── Extracted information ──
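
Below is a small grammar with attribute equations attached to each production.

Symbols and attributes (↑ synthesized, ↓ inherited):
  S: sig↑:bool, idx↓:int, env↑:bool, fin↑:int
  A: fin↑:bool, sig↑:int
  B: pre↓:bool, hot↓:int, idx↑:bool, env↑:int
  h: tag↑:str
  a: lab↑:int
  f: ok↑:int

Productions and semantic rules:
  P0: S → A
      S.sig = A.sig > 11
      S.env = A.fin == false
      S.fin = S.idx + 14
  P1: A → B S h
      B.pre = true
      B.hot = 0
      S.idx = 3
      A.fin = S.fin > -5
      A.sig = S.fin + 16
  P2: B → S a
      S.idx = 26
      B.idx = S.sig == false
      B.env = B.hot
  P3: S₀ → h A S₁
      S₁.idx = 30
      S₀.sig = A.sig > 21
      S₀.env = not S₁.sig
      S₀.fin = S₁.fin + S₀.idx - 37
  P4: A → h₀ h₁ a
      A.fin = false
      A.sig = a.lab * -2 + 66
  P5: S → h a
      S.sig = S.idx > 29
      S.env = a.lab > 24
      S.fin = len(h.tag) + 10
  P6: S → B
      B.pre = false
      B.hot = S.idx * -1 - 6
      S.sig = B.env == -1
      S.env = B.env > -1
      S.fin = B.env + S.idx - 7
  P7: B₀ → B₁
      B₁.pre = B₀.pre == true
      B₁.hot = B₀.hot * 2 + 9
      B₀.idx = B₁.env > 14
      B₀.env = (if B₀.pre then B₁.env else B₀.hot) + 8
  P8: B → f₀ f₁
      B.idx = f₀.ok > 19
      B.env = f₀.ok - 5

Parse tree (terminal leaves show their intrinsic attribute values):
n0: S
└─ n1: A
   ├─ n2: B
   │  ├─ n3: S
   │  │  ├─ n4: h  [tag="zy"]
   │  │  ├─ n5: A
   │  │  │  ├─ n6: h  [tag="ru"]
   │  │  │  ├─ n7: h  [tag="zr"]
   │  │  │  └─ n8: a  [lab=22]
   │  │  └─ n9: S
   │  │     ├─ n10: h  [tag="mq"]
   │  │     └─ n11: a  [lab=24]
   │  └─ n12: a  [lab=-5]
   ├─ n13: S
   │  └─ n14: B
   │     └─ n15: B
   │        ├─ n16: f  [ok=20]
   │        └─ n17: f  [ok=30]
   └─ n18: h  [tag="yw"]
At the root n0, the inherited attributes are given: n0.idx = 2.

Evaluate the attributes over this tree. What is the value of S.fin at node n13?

1. n0.idx = 2  [given at root]
2. n2.pre = true  [true]
3. n2.hot = 0  [0]
4. n3.idx = 26  [26]
5. n4.tag = "zy"  [terminal]
6. n6.tag = "ru"  [terminal]
7. n7.tag = "zr"  [terminal]
8. n8.lab = 22  [terminal]
9. n5.fin = false  [false]
10. n5.sig = 22  [a.lab * -2 + 66]
11. n9.idx = 30  [30]
12. n10.tag = "mq"  [terminal]
13. n11.lab = 24  [terminal]
14. n9.sig = true  [S.idx > 29]
15. n9.env = false  [a.lab > 24]
16. n9.fin = 12  [len(h.tag) + 10]
17. n3.sig = true  [A.sig > 21]
18. n3.env = false  [not S₁.sig]
19. n3.fin = 1  [S₁.fin + S₀.idx - 37]
20. n12.lab = -5  [terminal]
21. n2.idx = false  [S.sig == false]
22. n2.env = 0  [B.hot]
23. n13.idx = 3  [3]
24. n14.pre = false  [false]
25. n14.hot = -9  [S.idx * -1 - 6]
26. n15.pre = false  [B₀.pre == true]
27. n15.hot = -9  [B₀.hot * 2 + 9]
28. n16.ok = 20  [terminal]
29. n17.ok = 30  [terminal]
30. n15.idx = true  [f₀.ok > 19]
31. n15.env = 15  [f₀.ok - 5]
32. n14.idx = true  [B₁.env > 14]
33. n14.env = -1  [(if B₀.pre then B₁.env else B₀.hot) + 8]
34. n13.sig = true  [B.env == -1]
35. n13.env = false  [B.env > -1]
36. n13.fin = -5  [B.env + S.idx - 7]
37. n18.tag = "yw"  [terminal]
38. n1.fin = false  [S.fin > -5]
39. n1.sig = 11  [S.fin + 16]
40. n0.sig = false  [A.sig > 11]
41. n0.env = true  [A.fin == false]
42. n0.fin = 16  [S.idx + 14]

-5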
───
## Task item
Transcribe, word for word, the data above from its first line through the line with "B.env = B.hot", and include nothing else.

## Exercise result
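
Below is a small grammar with attribute equations attached to each production.

Symbols and attributes (↑ synthesized, ↓ inherited):
  S: sig↑:bool, idx↓:int, env↑:bool, fin↑:int
  A: fin↑:bool, sig↑:int
  B: pre↓:bool, hot↓:int, idx↑:bool, env↑:int
  h: tag↑:str
  a: lab↑:int
  f: ok↑:int

Productions and semantic rules:
  P0: S → A
      S.sig = A.sig > 11
      S.env = A.fin == false
      S.fin = S.idx + 14
  P1: A → B S h
      B.pre = true
      B.hot = 0
      S.idx = 3
      A.fin = S.fin > -5
      A.sig = S.fin + 16
  P2: B → S a
      S.idx = 26
      B.idx = S.sig == false
      B.env = B.hot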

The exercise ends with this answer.